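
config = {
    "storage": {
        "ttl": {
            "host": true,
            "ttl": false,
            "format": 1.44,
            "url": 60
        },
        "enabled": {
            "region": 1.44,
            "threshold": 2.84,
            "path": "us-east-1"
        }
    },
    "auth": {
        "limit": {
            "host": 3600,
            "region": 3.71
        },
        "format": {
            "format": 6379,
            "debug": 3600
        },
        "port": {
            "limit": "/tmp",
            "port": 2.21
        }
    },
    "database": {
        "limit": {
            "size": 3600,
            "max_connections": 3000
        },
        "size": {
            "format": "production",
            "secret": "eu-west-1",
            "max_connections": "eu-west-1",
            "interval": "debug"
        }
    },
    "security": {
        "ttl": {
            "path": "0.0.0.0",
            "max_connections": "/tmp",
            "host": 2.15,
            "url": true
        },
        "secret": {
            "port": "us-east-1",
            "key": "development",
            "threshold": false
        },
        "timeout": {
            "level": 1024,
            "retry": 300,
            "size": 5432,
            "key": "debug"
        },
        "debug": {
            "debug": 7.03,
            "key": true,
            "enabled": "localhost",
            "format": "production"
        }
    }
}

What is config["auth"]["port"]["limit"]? "/tmp"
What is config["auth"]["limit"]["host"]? 3600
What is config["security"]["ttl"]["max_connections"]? "/tmp"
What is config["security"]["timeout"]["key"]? "debug"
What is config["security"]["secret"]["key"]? "development"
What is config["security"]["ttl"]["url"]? True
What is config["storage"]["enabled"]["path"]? "us-east-1"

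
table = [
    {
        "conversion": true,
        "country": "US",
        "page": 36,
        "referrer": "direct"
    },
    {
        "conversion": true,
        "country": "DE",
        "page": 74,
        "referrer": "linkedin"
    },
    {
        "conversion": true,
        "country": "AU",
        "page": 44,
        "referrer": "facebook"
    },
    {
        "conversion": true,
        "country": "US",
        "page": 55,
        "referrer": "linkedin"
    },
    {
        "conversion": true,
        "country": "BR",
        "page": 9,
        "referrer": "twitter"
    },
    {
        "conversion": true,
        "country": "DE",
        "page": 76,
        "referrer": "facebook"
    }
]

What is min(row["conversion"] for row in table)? True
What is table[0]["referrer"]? "direct"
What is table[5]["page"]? 76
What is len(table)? 6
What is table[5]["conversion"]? True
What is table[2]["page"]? 44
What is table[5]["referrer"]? "facebook"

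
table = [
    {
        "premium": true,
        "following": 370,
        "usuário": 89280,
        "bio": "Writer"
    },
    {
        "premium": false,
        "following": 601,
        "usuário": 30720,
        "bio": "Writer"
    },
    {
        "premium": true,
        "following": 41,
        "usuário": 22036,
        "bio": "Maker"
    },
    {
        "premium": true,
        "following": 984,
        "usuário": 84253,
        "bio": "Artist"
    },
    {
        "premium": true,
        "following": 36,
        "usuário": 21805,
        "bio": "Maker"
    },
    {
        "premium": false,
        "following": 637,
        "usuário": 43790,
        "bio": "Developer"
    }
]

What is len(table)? 6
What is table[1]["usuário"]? 30720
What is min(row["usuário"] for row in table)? 21805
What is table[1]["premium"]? False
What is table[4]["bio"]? "Maker"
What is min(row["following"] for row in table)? 36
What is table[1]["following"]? 601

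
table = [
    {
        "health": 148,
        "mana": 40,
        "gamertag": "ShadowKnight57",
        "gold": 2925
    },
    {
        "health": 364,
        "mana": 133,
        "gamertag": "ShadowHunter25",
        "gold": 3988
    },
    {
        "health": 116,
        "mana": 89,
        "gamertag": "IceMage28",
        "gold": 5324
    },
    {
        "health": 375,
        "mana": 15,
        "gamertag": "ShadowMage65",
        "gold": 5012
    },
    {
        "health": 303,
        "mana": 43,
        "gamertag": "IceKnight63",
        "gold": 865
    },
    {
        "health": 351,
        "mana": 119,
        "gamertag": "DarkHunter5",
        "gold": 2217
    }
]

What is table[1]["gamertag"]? "ShadowHunter25"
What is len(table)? 6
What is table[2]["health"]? 116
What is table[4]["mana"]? 43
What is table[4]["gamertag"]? "IceKnight63"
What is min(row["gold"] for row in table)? 865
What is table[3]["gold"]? 5012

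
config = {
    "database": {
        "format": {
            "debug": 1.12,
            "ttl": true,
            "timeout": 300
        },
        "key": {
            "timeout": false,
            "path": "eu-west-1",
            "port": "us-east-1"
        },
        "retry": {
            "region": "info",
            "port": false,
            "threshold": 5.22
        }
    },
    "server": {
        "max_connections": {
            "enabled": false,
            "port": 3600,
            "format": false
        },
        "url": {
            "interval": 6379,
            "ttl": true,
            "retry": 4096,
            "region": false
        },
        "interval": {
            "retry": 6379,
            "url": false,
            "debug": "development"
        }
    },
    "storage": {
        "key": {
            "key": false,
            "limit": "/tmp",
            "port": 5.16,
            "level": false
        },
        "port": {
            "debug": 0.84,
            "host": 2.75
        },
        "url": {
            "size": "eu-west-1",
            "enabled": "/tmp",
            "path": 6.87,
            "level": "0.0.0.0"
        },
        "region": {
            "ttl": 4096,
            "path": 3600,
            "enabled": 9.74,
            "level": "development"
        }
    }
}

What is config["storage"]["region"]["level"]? "development"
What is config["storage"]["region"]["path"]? 3600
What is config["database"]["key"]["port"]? "us-east-1"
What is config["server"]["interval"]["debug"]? "development"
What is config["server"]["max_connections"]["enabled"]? False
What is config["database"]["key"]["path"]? "eu-west-1"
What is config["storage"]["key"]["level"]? False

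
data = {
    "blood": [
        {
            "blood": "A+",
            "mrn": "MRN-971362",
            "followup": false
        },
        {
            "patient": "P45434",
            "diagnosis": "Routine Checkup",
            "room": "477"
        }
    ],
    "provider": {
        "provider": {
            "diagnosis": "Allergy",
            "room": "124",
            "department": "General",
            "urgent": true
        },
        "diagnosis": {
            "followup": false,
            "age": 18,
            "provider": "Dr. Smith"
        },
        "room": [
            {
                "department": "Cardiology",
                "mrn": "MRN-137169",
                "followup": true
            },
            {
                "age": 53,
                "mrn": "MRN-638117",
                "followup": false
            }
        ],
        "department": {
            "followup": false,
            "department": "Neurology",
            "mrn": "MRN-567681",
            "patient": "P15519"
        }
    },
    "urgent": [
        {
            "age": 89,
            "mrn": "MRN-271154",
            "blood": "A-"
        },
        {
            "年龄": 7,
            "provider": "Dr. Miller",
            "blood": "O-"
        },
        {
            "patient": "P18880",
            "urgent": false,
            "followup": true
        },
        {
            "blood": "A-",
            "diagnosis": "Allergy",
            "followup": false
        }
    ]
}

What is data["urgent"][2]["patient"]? "P18880"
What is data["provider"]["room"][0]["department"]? "Cardiology"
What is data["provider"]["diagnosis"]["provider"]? "Dr. Smith"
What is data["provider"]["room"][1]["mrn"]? "MRN-638117"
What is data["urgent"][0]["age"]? 89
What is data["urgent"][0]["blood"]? "A-"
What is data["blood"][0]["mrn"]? "MRN-971362"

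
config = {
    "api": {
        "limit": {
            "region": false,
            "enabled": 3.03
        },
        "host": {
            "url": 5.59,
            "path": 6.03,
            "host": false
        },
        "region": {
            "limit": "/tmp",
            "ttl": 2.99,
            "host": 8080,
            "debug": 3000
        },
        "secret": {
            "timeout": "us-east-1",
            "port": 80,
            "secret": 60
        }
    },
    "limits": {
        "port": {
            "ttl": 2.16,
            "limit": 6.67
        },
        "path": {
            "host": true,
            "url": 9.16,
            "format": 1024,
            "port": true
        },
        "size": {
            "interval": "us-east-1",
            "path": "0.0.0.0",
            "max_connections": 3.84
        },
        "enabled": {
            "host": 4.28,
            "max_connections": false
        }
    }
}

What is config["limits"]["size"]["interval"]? "us-east-1"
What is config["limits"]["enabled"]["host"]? 4.28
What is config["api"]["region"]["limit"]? "/tmp"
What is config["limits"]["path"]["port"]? True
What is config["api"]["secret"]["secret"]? 60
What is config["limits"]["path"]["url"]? 9.16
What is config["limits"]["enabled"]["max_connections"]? False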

WORK REQUIRED » Pick each line holding the word "diagnosis" out of the data and copy it.

THE ANSWER »
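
            "diagnosis": "Routine Checkup",
            "diagnosis": "Allergy",
        "diagnosis": {
            "diagnosis": "Allergy",
What is data["provider"]["diagnosis"]["provider"]? "Dr. Smith"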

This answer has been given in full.